Task to complete
Given the entries that follow, write out exactly the lines starting at the one containing "v12 := WRITE c 74" and ending at the one containing "v22 := WRITE d 69", both ends included, and only those.

Dataset content

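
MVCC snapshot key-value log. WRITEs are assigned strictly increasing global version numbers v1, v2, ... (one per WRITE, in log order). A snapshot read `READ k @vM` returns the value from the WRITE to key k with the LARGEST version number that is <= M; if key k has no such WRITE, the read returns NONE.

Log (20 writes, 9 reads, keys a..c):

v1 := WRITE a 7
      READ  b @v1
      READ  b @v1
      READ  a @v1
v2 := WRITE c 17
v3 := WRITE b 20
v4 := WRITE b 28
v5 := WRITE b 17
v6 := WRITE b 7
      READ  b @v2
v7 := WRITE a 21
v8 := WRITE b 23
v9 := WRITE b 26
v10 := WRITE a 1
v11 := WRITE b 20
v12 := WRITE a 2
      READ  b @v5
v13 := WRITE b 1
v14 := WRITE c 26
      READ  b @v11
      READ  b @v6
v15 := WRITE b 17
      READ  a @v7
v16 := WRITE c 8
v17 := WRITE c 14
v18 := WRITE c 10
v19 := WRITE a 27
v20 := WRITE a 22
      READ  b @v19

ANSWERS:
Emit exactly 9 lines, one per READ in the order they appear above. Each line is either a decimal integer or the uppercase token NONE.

v1: WRITE a=7  (a history now [(1, 7)])
READ b @v1: history=[] -> no version <= 1 -> NONE
READ b @v1: history=[] -> no version <= 1 -> NONE
READ a @v1: history=[(1, 7)] -> pick v1 -> 7
v2: WRITE c=17  (c history now [(2, 17)])
v3: WRITE b=20  (b history now [(3, 20)])
v4: WRITE b=28  (b history now [(3, 20), (4, 28)])
v5: WRITE b=17  (b history now [(3, 20), (4, 28), (5, 17)])
v6: WRITE b=7  (b history now [(3, 20), (4, 28), (5, 17), (6, 7)])
READ b @v2: history=[(3, 20), (4, 28), (5, 17), (6, 7)] -> no version <= 2 -> NONE
v7: WRITE a=21  (a history now [(1, 7), (7, 21)])
v8: WRITE b=23  (b history now [(3, 20), (4, 28), (5, 17), (6, 7), (8, 23)])
v9: WRITE b=26  (b history now [(3, 20), (4, 28), (5, 17), (6, 7), (8, 23), (9, 26)])
v10: WRITE a=1  (a history now [(1, 7), (7, 21), (10, 1)])
v11: WRITE b=20  (b history now [(3, 20), (4, 28), (5, 17), (6, 7), (8, 23), (9, 26), (11, 20)])
v12: WRITE a=2  (a history now [(1, 7), (7, 21), (10, 1), (12, 2)])
READ b @v5: history=[(3, 20), (4, 28), (5, 17), (6, 7), (8, 23), (9, 26), (11, 20)] -> pick v5 -> 17
v13: WRITE b=1  (b history now [(3, 20), (4, 28), (5, 17), (6, 7), (8, 23), (9, 26), (11, 20), (13, 1)])
v14: WRITE c=26  (c history now [(2, 17), (14, 26)])
READ b @v11: history=[(3, 20), (4, 28), (5, 17), (6, 7), (8, 23), (9, 26), (11, 20), (13, 1)] -> pick v11 -> 20
READ b @v6: history=[(3, 20), (4, 28), (5, 17), (6, 7), (8, 23), (9, 26), (11, 20), (13, 1)] -> pick v6 -> 7
v15: WRITE b=17  (b history now [(3, 20), (4, 28), (5, 17), (6, 7), (8, 23), (9, 26), (11, 20), (13, 1), (15, 17)])
READ a @v7: history=[(1, 7), (7, 21), (10, 1), (12, 2)] -> pick v7 -> 21
v16: WRITE c=8  (c history now [(2, 17), (14, 26), (16, 8)])
v17: WRITE c=14  (c history now [(2, 17), (14, 26), (16, 8), (17, 14)])
v18: WRITE c=10  (c history now [(2, 17), (14, 26), (16, 8), (17, 14), (18, 10)])
v19: WRITE a=27  (a history now [(1, 7), (7, 21), (10, 1), (12, 2), (19, 27)])
v20: WRITE a=22  (a history now [(1, 7), (7, 21), (10, 1), (12, 2), (19, 27), (20, 22)])
READ b @v19: history=[(3, 20), (4, 28), (5, 17), (6, 7), (8, 23), (9, 26), (11, 20), (13, 1), (15, 17)] -> pick v15 -> 17

Answer: NONE
NONE
7
NONE
17
20
7
21
17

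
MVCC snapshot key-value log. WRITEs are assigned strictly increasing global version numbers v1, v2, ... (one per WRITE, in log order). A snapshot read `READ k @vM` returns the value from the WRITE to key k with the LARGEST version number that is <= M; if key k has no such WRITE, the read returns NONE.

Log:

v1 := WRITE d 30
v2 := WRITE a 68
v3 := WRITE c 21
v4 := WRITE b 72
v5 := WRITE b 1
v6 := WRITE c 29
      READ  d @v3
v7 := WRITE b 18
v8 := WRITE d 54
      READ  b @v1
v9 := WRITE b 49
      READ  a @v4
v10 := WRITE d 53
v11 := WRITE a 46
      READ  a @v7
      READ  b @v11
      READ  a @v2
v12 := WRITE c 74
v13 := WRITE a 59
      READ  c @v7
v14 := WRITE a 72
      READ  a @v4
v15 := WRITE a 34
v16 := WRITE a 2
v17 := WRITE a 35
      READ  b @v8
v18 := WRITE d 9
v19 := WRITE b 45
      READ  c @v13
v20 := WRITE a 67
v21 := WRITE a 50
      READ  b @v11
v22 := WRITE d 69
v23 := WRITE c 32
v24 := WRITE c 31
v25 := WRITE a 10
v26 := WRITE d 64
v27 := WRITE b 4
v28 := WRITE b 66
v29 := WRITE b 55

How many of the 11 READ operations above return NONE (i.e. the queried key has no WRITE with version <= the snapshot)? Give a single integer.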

Written reply
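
v12 := WRITE c 74
v13 := WRITE a 59
      READ  c @v7
v14 := WRITE a 72
      READ  a @v4
v15 := WRITE a 34
v16 := WRITE a 2
v17 := WRITE a 35
      READ  b @v8
v18 := WRITE d 9
v19 := WRITE b 45
      READ  c @v13
v20 := WRITE a 67
v21 := WRITE a 50
      READ  b @v11
v22 := WRITE d 69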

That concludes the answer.